START Data to examine
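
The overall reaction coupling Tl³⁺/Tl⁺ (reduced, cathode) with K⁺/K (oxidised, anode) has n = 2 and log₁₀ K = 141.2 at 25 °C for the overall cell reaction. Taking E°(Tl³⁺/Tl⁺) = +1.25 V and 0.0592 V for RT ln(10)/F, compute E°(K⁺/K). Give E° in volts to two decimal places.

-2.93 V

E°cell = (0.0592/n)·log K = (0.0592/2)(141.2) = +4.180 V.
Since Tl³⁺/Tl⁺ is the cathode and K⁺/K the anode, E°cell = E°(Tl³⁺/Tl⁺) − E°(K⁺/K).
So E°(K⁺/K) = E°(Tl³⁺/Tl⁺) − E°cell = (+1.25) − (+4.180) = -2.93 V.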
END Data to examine
START Data to examine
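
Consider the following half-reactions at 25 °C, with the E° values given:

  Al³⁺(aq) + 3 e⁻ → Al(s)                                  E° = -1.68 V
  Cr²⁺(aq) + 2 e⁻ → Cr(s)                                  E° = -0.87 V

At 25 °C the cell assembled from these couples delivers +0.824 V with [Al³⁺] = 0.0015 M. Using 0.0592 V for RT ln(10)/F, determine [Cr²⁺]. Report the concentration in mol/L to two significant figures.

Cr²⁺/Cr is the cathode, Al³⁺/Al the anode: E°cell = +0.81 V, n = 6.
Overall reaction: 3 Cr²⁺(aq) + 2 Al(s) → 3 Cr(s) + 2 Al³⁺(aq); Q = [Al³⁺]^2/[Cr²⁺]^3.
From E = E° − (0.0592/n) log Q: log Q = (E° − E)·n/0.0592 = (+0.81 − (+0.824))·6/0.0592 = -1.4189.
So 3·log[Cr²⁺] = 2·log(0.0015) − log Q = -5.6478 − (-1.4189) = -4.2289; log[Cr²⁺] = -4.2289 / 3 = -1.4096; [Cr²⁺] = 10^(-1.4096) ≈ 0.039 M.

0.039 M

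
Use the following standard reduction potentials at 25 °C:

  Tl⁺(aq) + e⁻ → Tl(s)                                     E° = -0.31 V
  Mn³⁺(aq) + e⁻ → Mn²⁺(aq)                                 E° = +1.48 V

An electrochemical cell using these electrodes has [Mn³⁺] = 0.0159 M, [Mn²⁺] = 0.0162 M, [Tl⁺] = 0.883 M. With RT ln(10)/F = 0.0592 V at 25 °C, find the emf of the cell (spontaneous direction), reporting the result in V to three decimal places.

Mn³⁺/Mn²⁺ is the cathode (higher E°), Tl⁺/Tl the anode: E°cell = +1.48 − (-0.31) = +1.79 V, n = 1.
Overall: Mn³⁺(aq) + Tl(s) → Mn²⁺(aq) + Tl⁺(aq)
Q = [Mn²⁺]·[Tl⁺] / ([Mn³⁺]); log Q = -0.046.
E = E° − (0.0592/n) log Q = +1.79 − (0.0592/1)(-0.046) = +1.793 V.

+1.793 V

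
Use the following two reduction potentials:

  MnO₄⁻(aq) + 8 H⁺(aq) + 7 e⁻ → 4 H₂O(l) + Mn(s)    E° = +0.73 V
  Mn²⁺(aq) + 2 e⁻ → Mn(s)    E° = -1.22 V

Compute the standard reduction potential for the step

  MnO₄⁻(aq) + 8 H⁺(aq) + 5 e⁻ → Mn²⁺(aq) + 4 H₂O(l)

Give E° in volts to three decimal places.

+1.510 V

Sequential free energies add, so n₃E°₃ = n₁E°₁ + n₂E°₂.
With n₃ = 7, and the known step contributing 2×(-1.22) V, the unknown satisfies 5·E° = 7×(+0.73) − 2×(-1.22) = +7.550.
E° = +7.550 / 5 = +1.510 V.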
END Data to examine
START Data to examine
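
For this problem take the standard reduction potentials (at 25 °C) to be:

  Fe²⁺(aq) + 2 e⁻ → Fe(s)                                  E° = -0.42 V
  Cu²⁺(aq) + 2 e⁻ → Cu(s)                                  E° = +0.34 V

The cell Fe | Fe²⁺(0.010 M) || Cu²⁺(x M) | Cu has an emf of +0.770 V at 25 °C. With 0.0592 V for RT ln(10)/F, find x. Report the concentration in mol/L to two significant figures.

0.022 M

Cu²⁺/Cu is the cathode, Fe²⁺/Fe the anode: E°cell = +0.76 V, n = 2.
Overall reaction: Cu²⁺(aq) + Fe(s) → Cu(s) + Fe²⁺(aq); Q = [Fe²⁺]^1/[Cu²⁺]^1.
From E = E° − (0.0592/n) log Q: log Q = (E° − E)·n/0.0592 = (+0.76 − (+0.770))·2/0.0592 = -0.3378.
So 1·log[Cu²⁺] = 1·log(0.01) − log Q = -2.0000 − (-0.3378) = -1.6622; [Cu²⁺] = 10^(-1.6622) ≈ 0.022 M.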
END Data to examine
About this exercise -
Only lines with the word "MnO₄" go in the answer. Take them all from the entries above.

Task solution -
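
  MnO₄⁻(aq) + 8 H⁺(aq) + 7 e⁻ → 4 H₂O(l) + Mn(s)    E° = +0.73 V
  MnO₄⁻(aq) + 8 H⁺(aq) + 5 e⁻ → Mn²⁺(aq) + 4 H₂O(l)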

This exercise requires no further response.